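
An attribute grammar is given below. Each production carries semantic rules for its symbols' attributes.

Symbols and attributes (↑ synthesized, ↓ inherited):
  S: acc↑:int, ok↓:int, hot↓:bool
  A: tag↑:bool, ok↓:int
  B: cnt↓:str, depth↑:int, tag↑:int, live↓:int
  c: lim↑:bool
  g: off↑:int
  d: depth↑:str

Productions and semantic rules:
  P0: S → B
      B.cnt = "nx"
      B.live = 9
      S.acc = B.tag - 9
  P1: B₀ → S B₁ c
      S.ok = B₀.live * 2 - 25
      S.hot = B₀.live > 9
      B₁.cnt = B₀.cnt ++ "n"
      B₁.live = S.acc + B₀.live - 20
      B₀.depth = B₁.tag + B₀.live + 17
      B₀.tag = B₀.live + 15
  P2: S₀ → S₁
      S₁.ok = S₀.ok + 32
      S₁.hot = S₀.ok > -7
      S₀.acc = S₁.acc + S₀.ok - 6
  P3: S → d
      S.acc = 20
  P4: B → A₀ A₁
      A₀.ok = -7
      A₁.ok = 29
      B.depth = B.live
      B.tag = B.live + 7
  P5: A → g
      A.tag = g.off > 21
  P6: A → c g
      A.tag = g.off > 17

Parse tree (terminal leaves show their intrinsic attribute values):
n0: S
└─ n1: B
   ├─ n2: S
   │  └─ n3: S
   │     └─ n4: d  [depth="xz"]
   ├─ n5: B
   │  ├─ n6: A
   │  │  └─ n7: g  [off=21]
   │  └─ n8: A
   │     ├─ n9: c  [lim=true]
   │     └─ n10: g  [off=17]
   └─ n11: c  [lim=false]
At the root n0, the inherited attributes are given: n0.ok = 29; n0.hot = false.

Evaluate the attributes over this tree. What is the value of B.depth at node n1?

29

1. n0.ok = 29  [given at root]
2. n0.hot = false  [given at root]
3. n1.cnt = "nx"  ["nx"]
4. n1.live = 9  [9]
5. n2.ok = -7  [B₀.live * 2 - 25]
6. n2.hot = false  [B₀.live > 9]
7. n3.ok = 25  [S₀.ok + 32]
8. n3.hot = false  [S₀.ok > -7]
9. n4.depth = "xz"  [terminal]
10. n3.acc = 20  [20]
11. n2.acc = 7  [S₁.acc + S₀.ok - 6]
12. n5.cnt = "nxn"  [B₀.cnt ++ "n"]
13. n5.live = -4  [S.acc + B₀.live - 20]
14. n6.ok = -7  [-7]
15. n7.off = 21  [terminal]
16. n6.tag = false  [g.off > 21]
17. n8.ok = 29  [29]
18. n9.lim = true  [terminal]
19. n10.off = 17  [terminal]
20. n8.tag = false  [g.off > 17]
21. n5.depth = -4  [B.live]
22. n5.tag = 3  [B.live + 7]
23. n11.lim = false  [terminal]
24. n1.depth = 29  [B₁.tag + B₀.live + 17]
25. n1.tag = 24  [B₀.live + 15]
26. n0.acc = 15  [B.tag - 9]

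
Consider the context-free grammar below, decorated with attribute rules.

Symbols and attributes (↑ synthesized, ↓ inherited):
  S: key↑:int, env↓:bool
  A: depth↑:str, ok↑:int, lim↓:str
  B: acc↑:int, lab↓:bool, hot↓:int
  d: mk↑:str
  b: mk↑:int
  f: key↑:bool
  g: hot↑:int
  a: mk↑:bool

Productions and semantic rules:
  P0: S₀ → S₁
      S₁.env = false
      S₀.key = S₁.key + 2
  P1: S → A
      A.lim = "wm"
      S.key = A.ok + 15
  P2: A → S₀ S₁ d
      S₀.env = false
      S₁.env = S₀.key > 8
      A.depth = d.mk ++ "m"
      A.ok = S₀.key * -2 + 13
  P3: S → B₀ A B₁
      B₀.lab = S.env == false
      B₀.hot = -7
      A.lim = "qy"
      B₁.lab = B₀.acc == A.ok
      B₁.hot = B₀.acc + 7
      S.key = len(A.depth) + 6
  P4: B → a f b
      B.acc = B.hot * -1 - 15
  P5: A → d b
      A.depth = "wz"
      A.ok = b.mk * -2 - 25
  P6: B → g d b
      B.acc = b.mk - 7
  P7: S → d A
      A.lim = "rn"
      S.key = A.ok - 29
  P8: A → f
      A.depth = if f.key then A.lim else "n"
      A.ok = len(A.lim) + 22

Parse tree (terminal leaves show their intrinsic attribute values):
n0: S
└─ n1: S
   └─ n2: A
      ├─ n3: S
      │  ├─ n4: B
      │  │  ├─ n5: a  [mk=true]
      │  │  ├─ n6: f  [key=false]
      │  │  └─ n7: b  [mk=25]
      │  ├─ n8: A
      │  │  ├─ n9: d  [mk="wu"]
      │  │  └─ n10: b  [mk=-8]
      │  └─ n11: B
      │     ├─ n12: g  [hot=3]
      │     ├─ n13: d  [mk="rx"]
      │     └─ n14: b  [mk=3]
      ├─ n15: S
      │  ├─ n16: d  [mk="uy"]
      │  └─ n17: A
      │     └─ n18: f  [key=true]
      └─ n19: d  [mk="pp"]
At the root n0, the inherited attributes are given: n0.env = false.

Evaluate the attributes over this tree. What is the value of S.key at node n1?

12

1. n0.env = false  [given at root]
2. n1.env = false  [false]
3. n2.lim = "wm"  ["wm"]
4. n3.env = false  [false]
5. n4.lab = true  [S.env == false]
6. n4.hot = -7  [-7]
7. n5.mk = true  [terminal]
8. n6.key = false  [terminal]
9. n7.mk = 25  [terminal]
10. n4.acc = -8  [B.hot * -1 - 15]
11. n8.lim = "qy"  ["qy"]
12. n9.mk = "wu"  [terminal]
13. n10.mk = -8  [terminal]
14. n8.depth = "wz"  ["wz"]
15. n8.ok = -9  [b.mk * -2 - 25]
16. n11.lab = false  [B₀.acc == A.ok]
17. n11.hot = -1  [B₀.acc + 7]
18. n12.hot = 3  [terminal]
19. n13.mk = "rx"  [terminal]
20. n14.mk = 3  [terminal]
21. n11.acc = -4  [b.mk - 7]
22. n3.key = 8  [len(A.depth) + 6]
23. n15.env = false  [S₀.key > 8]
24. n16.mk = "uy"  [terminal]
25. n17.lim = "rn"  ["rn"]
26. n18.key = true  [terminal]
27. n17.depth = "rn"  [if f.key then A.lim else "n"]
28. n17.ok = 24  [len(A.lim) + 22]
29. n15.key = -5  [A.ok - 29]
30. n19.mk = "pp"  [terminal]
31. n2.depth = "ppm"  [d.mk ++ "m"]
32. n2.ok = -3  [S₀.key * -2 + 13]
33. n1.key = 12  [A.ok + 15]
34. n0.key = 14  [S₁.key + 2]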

---

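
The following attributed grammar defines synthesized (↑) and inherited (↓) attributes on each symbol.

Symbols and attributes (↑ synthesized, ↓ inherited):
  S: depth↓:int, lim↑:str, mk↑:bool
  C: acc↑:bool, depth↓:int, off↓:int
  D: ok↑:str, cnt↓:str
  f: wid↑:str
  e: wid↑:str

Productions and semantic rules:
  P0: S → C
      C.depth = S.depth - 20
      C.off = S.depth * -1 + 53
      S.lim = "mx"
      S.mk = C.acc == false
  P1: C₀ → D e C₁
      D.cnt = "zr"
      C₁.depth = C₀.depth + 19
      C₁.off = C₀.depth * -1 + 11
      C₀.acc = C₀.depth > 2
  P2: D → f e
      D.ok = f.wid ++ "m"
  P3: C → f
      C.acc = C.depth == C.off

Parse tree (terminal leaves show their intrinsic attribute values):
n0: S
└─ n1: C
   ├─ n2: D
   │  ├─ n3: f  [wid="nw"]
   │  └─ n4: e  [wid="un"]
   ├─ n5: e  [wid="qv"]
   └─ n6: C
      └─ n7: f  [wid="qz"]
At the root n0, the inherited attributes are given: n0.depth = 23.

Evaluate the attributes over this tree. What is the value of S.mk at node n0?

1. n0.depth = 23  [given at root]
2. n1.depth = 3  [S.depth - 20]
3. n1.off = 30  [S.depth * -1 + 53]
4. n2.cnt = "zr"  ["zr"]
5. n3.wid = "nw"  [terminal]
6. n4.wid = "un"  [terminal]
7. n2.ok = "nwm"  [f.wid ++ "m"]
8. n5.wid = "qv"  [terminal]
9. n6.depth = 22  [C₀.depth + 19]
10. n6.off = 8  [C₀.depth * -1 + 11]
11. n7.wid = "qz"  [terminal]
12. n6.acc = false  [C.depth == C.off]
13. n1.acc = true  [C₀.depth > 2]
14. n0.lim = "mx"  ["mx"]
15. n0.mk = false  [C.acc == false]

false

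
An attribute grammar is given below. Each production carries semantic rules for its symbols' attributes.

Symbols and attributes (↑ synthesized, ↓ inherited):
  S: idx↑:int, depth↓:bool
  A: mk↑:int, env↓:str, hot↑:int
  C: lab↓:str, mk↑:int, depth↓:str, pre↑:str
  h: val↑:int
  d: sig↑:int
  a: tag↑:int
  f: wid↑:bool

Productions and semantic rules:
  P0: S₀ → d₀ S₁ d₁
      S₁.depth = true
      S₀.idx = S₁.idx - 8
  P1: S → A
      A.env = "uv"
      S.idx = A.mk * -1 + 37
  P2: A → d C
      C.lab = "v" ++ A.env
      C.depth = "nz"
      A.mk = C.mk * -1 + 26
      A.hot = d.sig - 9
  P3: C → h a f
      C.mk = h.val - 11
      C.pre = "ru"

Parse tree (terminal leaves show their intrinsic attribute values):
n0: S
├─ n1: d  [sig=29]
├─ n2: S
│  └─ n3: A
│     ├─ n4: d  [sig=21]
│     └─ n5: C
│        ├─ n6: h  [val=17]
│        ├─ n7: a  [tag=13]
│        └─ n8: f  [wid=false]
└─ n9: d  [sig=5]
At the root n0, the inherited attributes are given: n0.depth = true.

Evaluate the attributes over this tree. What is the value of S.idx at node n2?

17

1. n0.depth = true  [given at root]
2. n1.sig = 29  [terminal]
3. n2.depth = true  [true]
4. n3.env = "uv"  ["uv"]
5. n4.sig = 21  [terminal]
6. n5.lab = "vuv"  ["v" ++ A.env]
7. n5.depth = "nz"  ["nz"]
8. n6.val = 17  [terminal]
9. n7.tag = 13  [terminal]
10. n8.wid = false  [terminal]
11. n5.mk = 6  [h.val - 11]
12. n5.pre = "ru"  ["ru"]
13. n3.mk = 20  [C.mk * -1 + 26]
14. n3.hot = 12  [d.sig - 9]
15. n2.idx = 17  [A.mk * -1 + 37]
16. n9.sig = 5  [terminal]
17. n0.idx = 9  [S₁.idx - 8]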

Problem details.
Scan the data above and report each line in which "grammar" is present.

Written reply.
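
An attribute grammar is given below. Each production carries semantic rules for its symbols' attributes.
Consider the context-free grammar below, decorated with attribute rules.
The following attributed grammar defines synthesized (↑) and inherited (↓) attributes on each symbol.
An attribute grammar is given below. Each production carries semantic rules for its symbols' attributes.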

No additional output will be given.